#### Instructions to follow
Go through the material below and return each line with the string "free" in it.

--------

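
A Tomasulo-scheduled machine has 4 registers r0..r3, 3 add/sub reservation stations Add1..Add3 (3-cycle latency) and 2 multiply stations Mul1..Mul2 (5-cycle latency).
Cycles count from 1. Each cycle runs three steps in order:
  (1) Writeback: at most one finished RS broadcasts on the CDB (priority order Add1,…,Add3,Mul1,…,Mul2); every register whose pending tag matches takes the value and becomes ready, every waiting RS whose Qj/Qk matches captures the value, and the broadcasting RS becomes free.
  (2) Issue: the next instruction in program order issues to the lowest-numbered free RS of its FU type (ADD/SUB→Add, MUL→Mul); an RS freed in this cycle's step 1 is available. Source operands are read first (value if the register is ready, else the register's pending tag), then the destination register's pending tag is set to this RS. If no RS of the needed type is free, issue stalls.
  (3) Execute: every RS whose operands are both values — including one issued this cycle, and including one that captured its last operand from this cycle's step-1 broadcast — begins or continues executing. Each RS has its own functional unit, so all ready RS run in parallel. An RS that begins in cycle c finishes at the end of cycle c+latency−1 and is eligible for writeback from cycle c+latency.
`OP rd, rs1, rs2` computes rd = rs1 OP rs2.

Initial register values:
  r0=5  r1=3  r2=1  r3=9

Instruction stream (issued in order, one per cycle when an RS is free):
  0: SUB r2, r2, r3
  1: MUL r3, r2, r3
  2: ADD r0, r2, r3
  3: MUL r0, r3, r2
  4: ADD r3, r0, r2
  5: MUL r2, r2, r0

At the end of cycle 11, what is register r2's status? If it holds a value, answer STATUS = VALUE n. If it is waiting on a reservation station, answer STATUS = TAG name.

STATUS = TAG Mul1

cycle 1: issue SUB r2<-Add1 // r0:5,r1:3,r2:Add1,r3:9
cycle 2: issue MUL r3<-Mul1 // r0:5,r1:3,r2:Add1,r3:Mul1
cycle 3: issue ADD r0<-Add2 // r0:Add2,r1:3,r2:Add1,r3:Mul1
cycle 4: CDB Add1=-8; issue MUL r0<-Mul2 // r0:Mul2,r1:3,r2:-8,r3:Mul1
cycle 5: issue ADD r3<-Add1 // r0:Mul2,r1:3,r2:-8,r3:Add1
cycle 6: stall // r0:Mul2,r1:3,r2:-8,r3:Add1
cycle 7: stall // r0:Mul2,r1:3,r2:-8,r3:Add1
cycle 8: stall // r0:Mul2,r1:3,r2:-8,r3:Add1
cycle 9: CDB Mul1=-72; issue MUL r2<-Mul1 // r0:Mul2,r1:3,r2:Mul1,r3:Add1
cycle 10: - // r0:Mul2,r1:3,r2:Mul1,r3:Add1
cycle 11: - // r0:Mul2,r1:3,r2:Mul1,r3:Add1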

--------

#### Task output
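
  (1) Writeback: at most one finished RS broadcasts on the CDB (priority order Add1,…,Add3,Mul1,…,Mul2); every register whose pending tag matches takes the value and becomes ready, every waiting RS whose Qj/Qk matches captures the value, and the broadcasting RS becomes free.
  (2) Issue: the next instruction in program order issues to the lowest-numbered free RS of its FU type (ADD/SUB→Add, MUL→Mul); an RS freed in this cycle's step 1 is available. Source operands are read first (value if the register is ready, else the register's pending tag), then the destination register's pending tag is set to this RS. If no RS of the needed type is free, issue stalls.
Instruction stream (issued in order, one per cycle when an RS is free):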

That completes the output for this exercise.